__INSTRUCTIONS FOR THE TASK__
Check every line below for the word "folds" and show those that hold it.

__EXTRACTED MATERIAL__
+ + + + +

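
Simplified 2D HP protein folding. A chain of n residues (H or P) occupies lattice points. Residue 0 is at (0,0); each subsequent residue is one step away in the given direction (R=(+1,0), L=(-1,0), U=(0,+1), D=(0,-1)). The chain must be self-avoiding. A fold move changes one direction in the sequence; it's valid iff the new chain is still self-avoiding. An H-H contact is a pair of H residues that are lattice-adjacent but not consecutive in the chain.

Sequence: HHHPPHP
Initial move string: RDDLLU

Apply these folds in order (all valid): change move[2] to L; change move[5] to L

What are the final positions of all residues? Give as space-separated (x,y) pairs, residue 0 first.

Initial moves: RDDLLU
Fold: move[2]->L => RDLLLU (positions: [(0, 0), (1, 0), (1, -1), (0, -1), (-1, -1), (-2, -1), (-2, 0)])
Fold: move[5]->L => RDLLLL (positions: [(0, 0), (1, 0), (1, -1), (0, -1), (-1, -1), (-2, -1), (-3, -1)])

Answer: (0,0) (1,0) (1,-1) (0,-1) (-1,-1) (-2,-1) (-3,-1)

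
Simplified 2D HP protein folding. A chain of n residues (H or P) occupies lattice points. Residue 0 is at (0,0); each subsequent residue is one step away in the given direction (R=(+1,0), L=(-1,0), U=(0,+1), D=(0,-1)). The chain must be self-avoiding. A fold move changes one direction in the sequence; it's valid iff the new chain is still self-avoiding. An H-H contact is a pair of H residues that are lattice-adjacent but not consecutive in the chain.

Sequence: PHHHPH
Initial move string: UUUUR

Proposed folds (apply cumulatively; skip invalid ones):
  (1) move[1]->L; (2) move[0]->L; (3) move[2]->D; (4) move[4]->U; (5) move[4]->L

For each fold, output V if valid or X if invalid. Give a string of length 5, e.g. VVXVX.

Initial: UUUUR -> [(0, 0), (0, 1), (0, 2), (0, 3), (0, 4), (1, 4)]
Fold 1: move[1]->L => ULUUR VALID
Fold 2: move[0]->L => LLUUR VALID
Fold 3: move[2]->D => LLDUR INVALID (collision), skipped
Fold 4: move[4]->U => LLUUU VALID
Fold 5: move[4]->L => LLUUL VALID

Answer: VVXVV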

+ + + + +

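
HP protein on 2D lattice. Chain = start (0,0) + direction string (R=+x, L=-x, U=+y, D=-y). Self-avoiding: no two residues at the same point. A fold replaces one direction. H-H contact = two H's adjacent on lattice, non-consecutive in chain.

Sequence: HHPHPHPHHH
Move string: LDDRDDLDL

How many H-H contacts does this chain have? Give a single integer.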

+ + + + +

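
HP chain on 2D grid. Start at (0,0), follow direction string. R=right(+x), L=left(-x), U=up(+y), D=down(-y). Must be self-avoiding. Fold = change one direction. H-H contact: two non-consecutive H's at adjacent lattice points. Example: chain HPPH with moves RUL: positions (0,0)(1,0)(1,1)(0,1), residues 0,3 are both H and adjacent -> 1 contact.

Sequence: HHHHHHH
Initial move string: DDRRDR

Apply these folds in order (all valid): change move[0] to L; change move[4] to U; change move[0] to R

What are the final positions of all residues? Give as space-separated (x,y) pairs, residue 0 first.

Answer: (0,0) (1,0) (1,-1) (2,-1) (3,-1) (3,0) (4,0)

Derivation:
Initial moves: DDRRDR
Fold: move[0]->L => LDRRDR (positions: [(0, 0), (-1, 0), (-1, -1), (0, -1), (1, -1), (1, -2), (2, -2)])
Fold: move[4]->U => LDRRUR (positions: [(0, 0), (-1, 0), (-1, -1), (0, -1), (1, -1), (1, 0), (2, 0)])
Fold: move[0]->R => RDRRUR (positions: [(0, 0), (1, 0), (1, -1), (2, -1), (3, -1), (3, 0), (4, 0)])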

+ + + + +

__TASK SOLUTION__
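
Apply these folds in order (all valid): change move[2] to L; change move[5] to L
Proposed folds (apply cumulatively; skip invalid ones):
Apply these folds in order (all valid): change move[0] to L; change move[4] to U; change move[0] to R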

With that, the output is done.